WHAT THE EXERCISE ASKS: Output all of the data verbatim.

----------

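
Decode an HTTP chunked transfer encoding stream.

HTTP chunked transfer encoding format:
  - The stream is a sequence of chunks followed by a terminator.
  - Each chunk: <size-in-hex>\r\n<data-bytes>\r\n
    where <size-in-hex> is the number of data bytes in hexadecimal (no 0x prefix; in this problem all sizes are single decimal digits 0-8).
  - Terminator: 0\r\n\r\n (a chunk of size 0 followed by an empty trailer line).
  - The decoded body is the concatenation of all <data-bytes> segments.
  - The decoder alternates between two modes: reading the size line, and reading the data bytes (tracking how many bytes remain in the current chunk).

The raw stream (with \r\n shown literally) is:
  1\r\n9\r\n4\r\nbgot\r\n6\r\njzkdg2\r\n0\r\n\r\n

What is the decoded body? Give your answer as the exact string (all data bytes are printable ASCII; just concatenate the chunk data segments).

Chunk 1: stream[0..1]='1' size=0x1=1, data at stream[3..4]='9' -> body[0..1], body so far='9'
Chunk 2: stream[6..7]='4' size=0x4=4, data at stream[9..13]='bgot' -> body[1..5], body so far='9bgot'
Chunk 3: stream[15..16]='6' size=0x6=6, data at stream[18..24]='jzkdg2' -> body[5..11], body so far='9bgotjzkdg2'
Chunk 4: stream[26..27]='0' size=0 (terminator). Final body='9bgotjzkdg2' (11 bytes)

Answer: 9bgotjzkdg2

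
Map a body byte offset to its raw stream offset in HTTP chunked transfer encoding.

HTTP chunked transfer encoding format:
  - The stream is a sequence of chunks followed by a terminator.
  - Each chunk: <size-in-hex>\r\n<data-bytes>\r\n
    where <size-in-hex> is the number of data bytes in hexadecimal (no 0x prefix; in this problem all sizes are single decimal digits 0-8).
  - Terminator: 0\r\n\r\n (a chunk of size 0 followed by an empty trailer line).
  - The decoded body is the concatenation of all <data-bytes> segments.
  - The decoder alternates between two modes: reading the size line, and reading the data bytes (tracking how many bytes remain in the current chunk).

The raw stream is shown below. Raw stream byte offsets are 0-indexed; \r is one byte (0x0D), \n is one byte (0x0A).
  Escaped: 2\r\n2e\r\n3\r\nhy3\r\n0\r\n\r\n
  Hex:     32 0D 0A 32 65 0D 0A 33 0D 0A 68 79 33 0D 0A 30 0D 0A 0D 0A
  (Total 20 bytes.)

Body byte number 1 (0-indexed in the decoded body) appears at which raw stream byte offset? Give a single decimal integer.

Answer: 4

Derivation:
Chunk 1: stream[0..1]='2' size=0x2=2, data at stream[3..5]='2e' -> body[0..2], body so far='2e'
Chunk 2: stream[7..8]='3' size=0x3=3, data at stream[10..13]='hy3' -> body[2..5], body so far='2ehy3'
Chunk 3: stream[15..16]='0' size=0 (terminator). Final body='2ehy3' (5 bytes)
Body byte 1 at stream offset 4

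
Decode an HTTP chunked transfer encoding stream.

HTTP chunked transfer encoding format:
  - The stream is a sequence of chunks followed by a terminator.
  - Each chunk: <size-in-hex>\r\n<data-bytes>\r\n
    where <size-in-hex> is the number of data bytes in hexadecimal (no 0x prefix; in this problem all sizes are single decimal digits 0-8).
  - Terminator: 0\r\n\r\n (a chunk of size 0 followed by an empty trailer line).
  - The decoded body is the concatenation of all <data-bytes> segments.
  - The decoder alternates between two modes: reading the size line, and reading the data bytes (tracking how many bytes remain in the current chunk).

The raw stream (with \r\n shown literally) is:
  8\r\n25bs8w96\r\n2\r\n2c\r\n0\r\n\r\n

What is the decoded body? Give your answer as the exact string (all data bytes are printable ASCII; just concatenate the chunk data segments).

Answer: 25bs8w962c

Derivation:
Chunk 1: stream[0..1]='8' size=0x8=8, data at stream[3..11]='25bs8w96' -> body[0..8], body so far='25bs8w96'
Chunk 2: stream[13..14]='2' size=0x2=2, data at stream[16..18]='2c' -> body[8..10], body so far='25bs8w962c'
Chunk 3: stream[20..21]='0' size=0 (terminator). Final body='25bs8w962c' (10 bytes)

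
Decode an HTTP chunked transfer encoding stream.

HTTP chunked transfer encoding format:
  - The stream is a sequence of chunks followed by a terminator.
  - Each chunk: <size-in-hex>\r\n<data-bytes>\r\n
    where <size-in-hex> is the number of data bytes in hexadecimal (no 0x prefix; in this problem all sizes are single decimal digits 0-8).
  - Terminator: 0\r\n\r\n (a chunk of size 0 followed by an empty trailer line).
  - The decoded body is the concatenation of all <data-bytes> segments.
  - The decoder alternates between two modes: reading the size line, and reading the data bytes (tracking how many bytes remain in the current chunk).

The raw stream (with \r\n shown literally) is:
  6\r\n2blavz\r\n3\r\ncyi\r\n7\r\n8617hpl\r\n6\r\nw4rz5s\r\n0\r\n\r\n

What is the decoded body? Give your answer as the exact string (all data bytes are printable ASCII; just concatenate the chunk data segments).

Answer: 2blavzcyi8617hplw4rz5s

Derivation:
Chunk 1: stream[0..1]='6' size=0x6=6, data at stream[3..9]='2blavz' -> body[0..6], body so far='2blavz'
Chunk 2: stream[11..12]='3' size=0x3=3, data at stream[14..17]='cyi' -> body[6..9], body so far='2blavzcyi'
Chunk 3: stream[19..20]='7' size=0x7=7, data at stream[22..29]='8617hpl' -> body[9..16], body so far='2blavzcyi8617hpl'
Chunk 4: stream[31..32]='6' size=0x6=6, data at stream[34..40]='w4rz5s' -> body[16..22], body so far='2blavzcyi8617hplw4rz5s'
Chunk 5: stream[42..43]='0' size=0 (terminator). Final body='2blavzcyi8617hplw4rz5s' (22 bytes)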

----------

EXPECTED OUTPUT:
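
Decode an HTTP chunked transfer encoding stream.

HTTP chunked transfer encoding format:
  - The stream is a sequence of chunks followed by a terminator.
  - Each chunk: <size-in-hex>\r\n<data-bytes>\r\n
    where <size-in-hex> is the number of data bytes in hexadecimal (no 0x prefix; in this problem all sizes are single decimal digits 0-8).
  - Terminator: 0\r\n\r\n (a chunk of size 0 followed by an empty trailer line).
  - The decoded body is the concatenation of all <data-bytes> segments.
  - The decoder alternates between two modes: reading the size line, and reading the data bytes (tracking how many bytes remain in the current chunk).

The raw stream (with \r\n shown literally) is:
  1\r\n9\r\n4\r\nbgot\r\n6\r\njzkdg2\r\n0\r\n\r\n

What is the decoded body? Give your answer as the exact string (all data bytes are printable ASCII; just concatenate the chunk data segments).

Chunk 1: stream[0..1]='1' size=0x1=1, data at stream[3..4]='9' -> body[0..1], body so far='9'
Chunk 2: stream[6..7]='4' size=0x4=4, data at stream[9..13]='bgot' -> body[1..5], body so far='9bgot'
Chunk 3: stream[15..16]='6' size=0x6=6, data at stream[18..24]='jzkdg2' -> body[5..11], body so far='9bgotjzkdg2'
Chunk 4: stream[26..27]='0' size=0 (terminator). Final body='9bgotjzkdg2' (11 bytes)

Answer: 9bgotjzkdg2

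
Map a body byte offset to its raw stream offset in HTTP chunked transfer encoding.

HTTP chunked transfer encoding format:
  - The stream is a sequence of chunks followed by a terminator.
  - Each chunk: <size-in-hex>\r\n<data-bytes>\r\n
    where <size-in-hex> is the number of data bytes in hexadecimal (no 0x prefix; in this problem all sizes are single decimal digits 0-8).
  - Terminator: 0\r\n\r\n (a chunk of size 0 followed by an empty trailer line).
  - The decoded body is the concatenation of all <data-bytes> segments.
  - The decoder alternates between two modes: reading the size line, and reading the data bytes (tracking how many bytes remain in the current chunk).

The raw stream is shown below. Raw stream byte offsets are 0-indexed; \r is one byte (0x0D), \n is one byte (0x0A).
  Escaped: 2\r\n2e\r\n3\r\nhy3\r\n0\r\n\r\n
  Hex:     32 0D 0A 32 65 0D 0A 33 0D 0A 68 79 33 0D 0A 30 0D 0A 0D 0A
  (Total 20 bytes.)

Body byte number 1 (0-indexed in the decoded body) appears at which raw stream byte offset? Give a single decimal integer.

Answer: 4

Derivation:
Chunk 1: stream[0..1]='2' size=0x2=2, data at stream[3..5]='2e' -> body[0..2], body so far='2e'
Chunk 2: stream[7..8]='3' size=0x3=3, data at stream[10..13]='hy3' -> body[2..5], body so far='2ehy3'
Chunk 3: stream[15..16]='0' size=0 (terminator). Final body='2ehy3' (5 bytes)
Body byte 1 at stream offset 4

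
Decode an HTTP chunked transfer encoding stream.

HTTP chunked transfer encoding format:
  - The stream is a sequence of chunks followed by a terminator.
  - Each chunk: <size-in-hex>\r\n<data-bytes>\r\n
    where <size-in-hex> is the number of data bytes in hexadecimal (no 0x prefix; in this problem all sizes are single decimal digits 0-8).
  - Terminator: 0\r\n\r\n (a chunk of size 0 followed by an empty trailer line).
  - The decoded body is the concatenation of all <data-bytes> segments.
  - The decoder alternates between two modes: reading the size line, and reading the data bytes (tracking how many bytes remain in the current chunk).

The raw stream (with \r\n shown literally) is:
  8\r\n25bs8w96\r\n2\r\n2c\r\n0\r\n\r\n

What is the decoded body? Give your answer as the exact string (all data bytes are printable ASCII; just concatenate the chunk data segments).

Answer: 25bs8w962c

Derivation:
Chunk 1: stream[0..1]='8' size=0x8=8, data at stream[3..11]='25bs8w96' -> body[0..8], body so far='25bs8w96'
Chunk 2: stream[13..14]='2' size=0x2=2, data at stream[16..18]='2c' -> body[8..10], body so far='25bs8w962c'
Chunk 3: stream[20..21]='0' size=0 (terminator). Final body='25bs8w962c' (10 bytes)

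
Decode an HTTP chunked transfer encoding stream.

HTTP chunked transfer encoding format:
  - The stream is a sequence of chunks followed by a terminator.
  - Each chunk: <size-in-hex>\r\n<data-bytes>\r\n
    where <size-in-hex> is the number of data bytes in hexadecimal (no 0x prefix; in this problem all sizes are single decimal digits 0-8).
  - Terminator: 0\r\n\r\n (a chunk of size 0 followed by an empty trailer line).
  - The decoded body is the concatenation of all <data-bytes> segments.
  - The decoder alternates between two modes: reading the size line, and reading the data bytes (tracking how many bytes remain in the current chunk).

The raw stream (with \r\n shown literally) is:
  6\r\n2blavz\r\n3\r\ncyi\r\n7\r\n8617hpl\r\n6\r\nw4rz5s\r\n0\r\n\r\n

What is the decoded body? Give your answer as the exact string (all data bytes are printable ASCII; just concatenate the chunk data segments).

Answer: 2blavzcyi8617hplw4rz5s

Derivation:
Chunk 1: stream[0..1]='6' size=0x6=6, data at stream[3..9]='2blavz' -> body[0..6], body so far='2blavz'
Chunk 2: stream[11..12]='3' size=0x3=3, data at stream[14..17]='cyi' -> body[6..9], body so far='2blavzcyi'
Chunk 3: stream[19..20]='7' size=0x7=7, data at stream[22..29]='8617hpl' -> body[9..16], body so far='2blavzcyi8617hpl'
Chunk 4: stream[31..32]='6' size=0x6=6, data at stream[34..40]='w4rz5s' -> body[16..22], body so far='2blavzcyi8617hplw4rz5s'
Chunk 5: stream[42..43]='0' size=0 (terminator). Final body='2blavzcyi8617hplw4rz5s' (22 bytes)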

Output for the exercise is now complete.